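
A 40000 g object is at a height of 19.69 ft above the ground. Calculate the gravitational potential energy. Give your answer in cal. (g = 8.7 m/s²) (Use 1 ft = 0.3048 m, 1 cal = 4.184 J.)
Convert to SI: m = 40.0 kg, h = 6.00151 m
PE = mgh = (40.0)(8.7)(6.00151) = 2088.53 J = 499.2 cal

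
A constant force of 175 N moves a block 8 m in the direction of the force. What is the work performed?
W = F·d = (175)(8) = 1400 J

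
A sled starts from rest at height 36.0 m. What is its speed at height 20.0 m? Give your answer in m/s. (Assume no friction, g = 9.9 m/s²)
mgh₁ = mgh₂ + ½mv² ⇒ v = √(2g(h₁−h₂)) = √(2·9.9·16.0) = 17.8 m/s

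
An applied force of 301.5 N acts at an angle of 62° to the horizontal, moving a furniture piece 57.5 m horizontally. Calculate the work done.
W = F·d·cosθ = (301.5)(57.5)cos(62°) = 8139 J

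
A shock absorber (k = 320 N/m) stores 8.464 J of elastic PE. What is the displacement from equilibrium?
x = √(2·PE/k) = √(2·8.464/320) = 0.23 m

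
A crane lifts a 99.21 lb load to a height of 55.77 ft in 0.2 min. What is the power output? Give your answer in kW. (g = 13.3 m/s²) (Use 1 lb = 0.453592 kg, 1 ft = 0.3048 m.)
Convert to SI: m = 45.0009 kg, h = 16.9987 m, t = 12.0 s
P = mgh/t = (45.0009)(13.3)(16.9987)/12.0 = 847.826 W = 0.8478 kW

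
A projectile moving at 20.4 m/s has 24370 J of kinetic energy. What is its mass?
m = 2·KE/v² = 2·24370/(20.4)² = 117.1 kg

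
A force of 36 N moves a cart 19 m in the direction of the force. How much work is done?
W = F·d = (36)(19) = 684.0 J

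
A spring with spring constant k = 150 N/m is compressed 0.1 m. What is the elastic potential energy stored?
PE = ½kx² = ½(150)(0.1)² = 0.75 J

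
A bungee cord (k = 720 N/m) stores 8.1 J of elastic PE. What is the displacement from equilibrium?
x = √(2·PE/k) = √(2·8.1/720) = 0.15 m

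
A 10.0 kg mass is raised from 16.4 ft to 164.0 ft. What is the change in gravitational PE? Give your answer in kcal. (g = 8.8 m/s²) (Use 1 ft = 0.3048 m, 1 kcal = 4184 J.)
Convert to SI: m = 10.0 kg, Δh = 44.9885 m
ΔPE = mgΔh = (10.0)(8.8)(44.9885) = 3958.99 J = 0.9462 kcal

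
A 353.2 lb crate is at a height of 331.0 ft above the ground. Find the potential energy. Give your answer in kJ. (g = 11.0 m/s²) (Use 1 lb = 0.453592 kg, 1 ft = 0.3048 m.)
Convert to SI: m = 160.209 kg, h = 100.889 m
PE = mgh = (160.209)(11.0)(100.889) = 177796 J = 177.8 kJ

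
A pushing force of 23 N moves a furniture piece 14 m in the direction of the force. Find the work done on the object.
W = F·d = (23)(14) = 322.0 J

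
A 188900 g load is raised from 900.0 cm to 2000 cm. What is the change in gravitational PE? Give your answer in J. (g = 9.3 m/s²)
Convert to SI: m = 188.9 kg, Δh = 11.0 m
ΔPE = mgΔh = (188.9)(9.3)(11.0) = 19320 J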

# # # # #

**THE PROBLEM:** Make a verbatim copy of each record.

**RESPONSE:**
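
A 40000 g object is at a height of 19.69 ft above the ground. Calculate the gravitational potential energy. Give your answer in cal. (g = 8.7 m/s²) (Use 1 ft = 0.3048 m, 1 cal = 4.184 J.)
Convert to SI: m = 40.0 kg, h = 6.00151 m
PE = mgh = (40.0)(8.7)(6.00151) = 2088.53 J = 499.2 cal

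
A constant force of 175 N moves a block 8 m in the direction of the force. What is the work performed?
W = F·d = (175)(8) = 1400 J

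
A sled starts from rest at height 36.0 m. What is its speed at height 20.0 m? Give your answer in m/s. (Assume no friction, g = 9.9 m/s²)
mgh₁ = mgh₂ + ½mv² ⇒ v = √(2g(h₁−h₂)) = √(2·9.9·16.0) = 17.8 m/s

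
An applied force of 301.5 N acts at an angle of 62° to the horizontal, moving a furniture piece 57.5 m horizontally. Calculate the work done.
W = F·d·cosθ = (301.5)(57.5)cos(62°) = 8139 J

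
A shock absorber (k = 320 N/m) stores 8.464 J of elastic PE. What is the displacement from equilibrium?
x = √(2·PE/k) = √(2·8.464/320) = 0.23 m

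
A crane lifts a 99.21 lb load to a height of 55.77 ft in 0.2 min. What is the power output? Give your answer in kW. (g = 13.3 m/s²) (Use 1 lb = 0.453592 kg, 1 ft = 0.3048 m.)
Convert to SI: m = 45.0009 kg, h = 16.9987 m, t = 12.0 s
P = mgh/t = (45.0009)(13.3)(16.9987)/12.0 = 847.826 W = 0.8478 kW

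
A projectile moving at 20.4 m/s has 24370 J of kinetic energy. What is its mass?
m = 2·KE/v² = 2·24370/(20.4)² = 117.1 kg

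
A force of 36 N moves a cart 19 m in the direction of the force. How much work is done?
W = F·d = (36)(19) = 684.0 J

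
A spring with spring constant k = 150 N/m is compressed 0.1 m. What is the elastic potential energy stored?
PE = ½kx² = ½(150)(0.1)² = 0.75 J

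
A bungee cord (k = 720 N/m) stores 8.1 J of elastic PE. What is the displacement from equilibrium?
x = √(2·PE/k) = √(2·8.1/720) = 0.15 m

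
A 10.0 kg mass is raised from 16.4 ft to 164.0 ft. What is the change in gravitational PE? Give your answer in kcal. (g = 8.8 m/s²) (Use 1 ft = 0.3048 m, 1 kcal = 4184 J.)
Convert to SI: m = 10.0 kg, Δh = 44.9885 m
ΔPE = mgΔh = (10.0)(8.8)(44.9885) = 3958.99 J = 0.9462 kcal

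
A 353.2 lb crate is at a height of 331.0 ft above the ground. Find the potential energy. Give your answer in kJ. (g = 11.0 m/s²) (Use 1 lb = 0.453592 kg, 1 ft = 0.3048 m.)
Convert to SI: m = 160.209 kg, h = 100.889 m
PE = mgh = (160.209)(11.0)(100.889) = 177796 J = 177.8 kJ

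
A pushing force of 23 N moves a furniture piece 14 m in the direction of the force. Find the work done on the object.
W = F·d = (23)(14) = 322.0 J

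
A 188900 g load is raised from 900.0 cm to 2000 cm. What is the change in gravitational PE? Give your answer in J. (g = 9.3 m/s²)
Convert to SI: m = 188.9 kg, Δh = 11.0 m
ΔPE = mgΔh = (188.9)(9.3)(11.0) = 19320 J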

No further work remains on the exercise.